╔══
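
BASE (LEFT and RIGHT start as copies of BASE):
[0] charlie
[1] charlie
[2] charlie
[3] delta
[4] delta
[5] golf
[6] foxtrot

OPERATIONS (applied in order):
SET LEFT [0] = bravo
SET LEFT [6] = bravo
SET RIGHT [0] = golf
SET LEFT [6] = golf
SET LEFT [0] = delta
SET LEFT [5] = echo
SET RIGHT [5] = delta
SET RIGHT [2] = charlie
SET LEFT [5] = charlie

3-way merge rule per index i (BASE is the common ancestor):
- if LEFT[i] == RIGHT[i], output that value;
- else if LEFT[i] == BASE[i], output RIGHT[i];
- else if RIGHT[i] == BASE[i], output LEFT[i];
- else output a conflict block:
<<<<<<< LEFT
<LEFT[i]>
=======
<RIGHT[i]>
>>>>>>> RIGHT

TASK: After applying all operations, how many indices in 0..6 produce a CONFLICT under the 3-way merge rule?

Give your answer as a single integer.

Answer: 2

Derivation:
Final LEFT:  [delta, charlie, charlie, delta, delta, charlie, golf]
Final RIGHT: [golf, charlie, charlie, delta, delta, delta, foxtrot]
i=0: BASE=charlie L=delta R=golf all differ -> CONFLICT
i=1: L=charlie R=charlie -> agree -> charlie
i=2: L=charlie R=charlie -> agree -> charlie
i=3: L=delta R=delta -> agree -> delta
i=4: L=delta R=delta -> agree -> delta
i=5: BASE=golf L=charlie R=delta all differ -> CONFLICT
i=6: L=golf, R=foxtrot=BASE -> take LEFT -> golf
Conflict count: 2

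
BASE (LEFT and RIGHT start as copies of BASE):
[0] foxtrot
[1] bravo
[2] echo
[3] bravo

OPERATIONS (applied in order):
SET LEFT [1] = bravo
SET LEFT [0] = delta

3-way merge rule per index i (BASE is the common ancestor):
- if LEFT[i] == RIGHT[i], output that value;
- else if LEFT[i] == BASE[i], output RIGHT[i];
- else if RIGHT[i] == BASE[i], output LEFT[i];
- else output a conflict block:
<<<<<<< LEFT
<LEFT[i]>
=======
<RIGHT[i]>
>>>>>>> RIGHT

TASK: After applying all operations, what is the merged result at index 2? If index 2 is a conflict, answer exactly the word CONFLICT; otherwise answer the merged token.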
╚══
An exact copy of the listing is the goal. Transcribe it in full.

**The completed task**
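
BASE (LEFT and RIGHT start as copies of BASE):
[0] charlie
[1] charlie
[2] charlie
[3] delta
[4] delta
[5] golf
[6] foxtrot

OPERATIONS (applied in order):
SET LEFT [0] = bravo
SET LEFT [6] = bravo
SET RIGHT [0] = golf
SET LEFT [6] = golf
SET LEFT [0] = delta
SET LEFT [5] = echo
SET RIGHT [5] = delta
SET RIGHT [2] = charlie
SET LEFT [5] = charlie

3-way merge rule per index i (BASE is the common ancestor):
- if LEFT[i] == RIGHT[i], output that value;
- else if LEFT[i] == BASE[i], output RIGHT[i];
- else if RIGHT[i] == BASE[i], output LEFT[i];
- else output a conflict block:
<<<<<<< LEFT
<LEFT[i]>
=======
<RIGHT[i]>
>>>>>>> RIGHT

TASK: After applying all operations, how many indices in 0..6 produce a CONFLICT under the 3-way merge rule?

Give your answer as a single integer.

Answer: 2

Derivation:
Final LEFT:  [delta, charlie, charlie, delta, delta, charlie, golf]
Final RIGHT: [golf, charlie, charlie, delta, delta, delta, foxtrot]
i=0: BASE=charlie L=delta R=golf all differ -> CONFLICT
i=1: L=charlie R=charlie -> agree -> charlie
i=2: L=charlie R=charlie -> agree -> charlie
i=3: L=delta R=delta -> agree -> delta
i=4: L=delta R=delta -> agree -> delta
i=5: BASE=golf L=charlie R=delta all differ -> CONFLICT
i=6: L=golf, R=foxtrot=BASE -> take LEFT -> golf
Conflict count: 2

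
BASE (LEFT and RIGHT start as copies of BASE):
[0] foxtrot
[1] bravo
[2] echo
[3] bravo

OPERATIONS (applied in order):
SET LEFT [1] = bravo
SET LEFT [0] = delta

3-way merge rule per index i (BASE is the common ancestor):
- if LEFT[i] == RIGHT[i], output that value;
- else if LEFT[i] == BASE[i], output RIGHT[i];
- else if RIGHT[i] == BASE[i], output LEFT[i];
- else output a conflict block:
<<<<<<< LEFT
<LEFT[i]>
=======
<RIGHT[i]>
>>>>>>> RIGHT

TASK: After applying all operations, what is the merged result at index 2? If index 2 is a conflict, answer exactly the word CONFLICT; otherwise answer the merged token.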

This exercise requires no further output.